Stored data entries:
[Start of section]
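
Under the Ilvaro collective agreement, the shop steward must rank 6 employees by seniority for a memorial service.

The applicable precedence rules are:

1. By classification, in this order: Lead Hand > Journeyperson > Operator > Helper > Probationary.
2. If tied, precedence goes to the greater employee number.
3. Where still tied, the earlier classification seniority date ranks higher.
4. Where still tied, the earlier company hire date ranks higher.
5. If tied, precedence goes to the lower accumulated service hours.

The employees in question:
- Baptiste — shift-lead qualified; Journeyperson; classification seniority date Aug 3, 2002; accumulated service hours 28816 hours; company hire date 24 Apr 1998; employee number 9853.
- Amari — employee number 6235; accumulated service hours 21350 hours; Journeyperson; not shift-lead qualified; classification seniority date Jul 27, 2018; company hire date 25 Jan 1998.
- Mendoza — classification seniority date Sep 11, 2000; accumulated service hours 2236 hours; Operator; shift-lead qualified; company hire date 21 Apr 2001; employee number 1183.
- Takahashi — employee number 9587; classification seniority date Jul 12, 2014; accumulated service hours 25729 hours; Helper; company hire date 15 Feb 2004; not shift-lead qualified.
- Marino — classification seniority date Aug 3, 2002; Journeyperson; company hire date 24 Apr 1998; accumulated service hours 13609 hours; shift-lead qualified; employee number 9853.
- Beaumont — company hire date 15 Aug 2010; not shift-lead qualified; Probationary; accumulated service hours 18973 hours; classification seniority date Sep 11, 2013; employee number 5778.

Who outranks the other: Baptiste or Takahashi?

By classification: Marino, Baptiste and Amari (Journeyperson); then Mendoza (Operator); then Takahashi (Helper); then Beaumont (Probationary).
Among Marino, Baptiste and Amari, by employee number (higher first): Marino and Baptiste (9853) before Amari (6235).
Marino and Baptiste both have classification seniority date Aug 3, 2002, so the next rule applies.
Marino and Baptiste both have company hire date 24 Apr 1998, so the next rule applies.
Among Marino and Baptiste, by accumulated service hours (lower first): Marino (13609 hours) before Baptiste (28816 hours).
So Baptiste takes precedence.

Baptiste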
[End of section]
### [PROBLEM STATEMENT]
Every line with "earlier" in it should be copied from the entries above.

### [ANSWER SECTION]
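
3. Where still tied, the earlier classification seniority date ranks higher.
4. Where still tied, the earlier company hire date ranks higher.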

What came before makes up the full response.